TASK:
Print exactly what the entries say, line by line, from the first line down to the one with "Don't-cares: m7, m9", inclusive.

Stored items:
++++++
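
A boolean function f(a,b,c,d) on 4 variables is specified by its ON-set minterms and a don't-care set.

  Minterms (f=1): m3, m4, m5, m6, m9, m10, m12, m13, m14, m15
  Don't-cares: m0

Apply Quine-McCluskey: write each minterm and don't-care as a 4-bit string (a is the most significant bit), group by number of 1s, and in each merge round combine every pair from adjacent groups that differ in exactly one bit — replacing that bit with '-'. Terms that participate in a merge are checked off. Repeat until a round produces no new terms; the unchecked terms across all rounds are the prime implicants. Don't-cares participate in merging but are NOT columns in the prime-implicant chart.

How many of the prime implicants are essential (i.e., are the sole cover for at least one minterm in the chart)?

6

size-2^0 implicants → 0000(✓)  0011  0100(✓)  0101(✓)  0110(✓)  1001(✓)  1010(✓)  1100(✓)  1101(✓)  1110(✓)  1111(✓)
size-2^1 implicants → -100(✓)  -101(✓)  -110(✓)  0-00  01-0(✓)  010-(✓)  1-01  1-10  11-0(✓)  11-1(✓)  110-(✓)  111-(✓)
size-2^2 implicants → -1-0  -10-  11--
Unchecked terms (primes): -1-0, -10-, 0-00, 0011, 1-01, 1-10, 11--
Minterm coverage:
  m3 ⊆ 0011 [E]
  m4 ⊆ -1-0,-10-,0-00
  m5 ⊆ -10- [E]
  m6 ⊆ -1-0 [E]
  m9 ⊆ 1-01 [E]
  m10 ⊆ 1-10 [E]
  m12 ⊆ -1-0,-10-,11--
  m13 ⊆ -10-,1-01,11--
  m14 ⊆ -1-0,1-10,11--
  m15 ⊆ 11-- [E]
E = {-1-0, -10-, 0011, 1-01, 1-10, 11--}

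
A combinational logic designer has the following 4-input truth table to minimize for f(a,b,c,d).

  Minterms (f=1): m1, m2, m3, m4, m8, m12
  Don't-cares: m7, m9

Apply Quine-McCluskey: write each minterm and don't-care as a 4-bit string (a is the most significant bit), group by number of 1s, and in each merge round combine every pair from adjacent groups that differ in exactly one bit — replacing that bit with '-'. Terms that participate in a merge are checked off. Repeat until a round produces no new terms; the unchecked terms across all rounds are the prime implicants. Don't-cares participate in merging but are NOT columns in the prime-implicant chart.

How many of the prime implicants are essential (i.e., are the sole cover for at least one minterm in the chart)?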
++++++
SOLUTION TO THIS PROBLEM:
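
A boolean function f(a,b,c,d) on 4 variables is specified by its ON-set minterms and a don't-care set.

  Minterms (f=1): m3, m4, m5, m6, m9, m10, m12, m13, m14, m15
  Don't-cares: m0

Apply Quine-McCluskey: write each minterm and don't-care as a 4-bit string (a is the most significant bit), group by number of 1s, and in each merge round combine every pair from adjacent groups that differ in exactly one bit — replacing that bit with '-'. Terms that participate in a merge are checked off. Repeat until a round produces no new terms; the unchecked terms across all rounds are the prime implicants. Don't-cares participate in merging but are NOT columns in the prime-implicant chart.

How many of the prime implicants are essential (i.e., are the sole cover for at least one minterm in the chart)?

6

size-2^0 implicants → 0000(✓)  0011  0100(✓)  0101(✓)  0110(✓)  1001(✓)  1010(✓)  1100(✓)  1101(✓)  1110(✓)  1111(✓)
size-2^1 implicants → -100(✓)  -101(✓)  -110(✓)  0-00  01-0(✓)  010-(✓)  1-01  1-10  11-0(✓)  11-1(✓)  110-(✓)  111-(✓)
size-2^2 implicants → -1-0  -10-  11--
Unchecked terms (primes): -1-0, -10-, 0-00, 0011, 1-01, 1-10, 11--
Minterm coverage:
  m3 ⊆ 0011 [E]
  m4 ⊆ -1-0,-10-,0-00
  m5 ⊆ -10- [E]
  m6 ⊆ -1-0 [E]
  m9 ⊆ 1-01 [E]
  m10 ⊆ 1-10 [E]
  m12 ⊆ -1-0,-10-,11--
  m13 ⊆ -10-,1-01,11--
  m14 ⊆ -1-0,1-10,11--
  m15 ⊆ 11-- [E]
E = {-1-0, -10-, 0011, 1-01, 1-10, 11--}

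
A combinational logic designer has the following 4-input truth table to minimize for f(a,b,c,d).

  Minterms (f=1): m1, m2, m3, m4, m8, m12
  Don't-cares: m7, m9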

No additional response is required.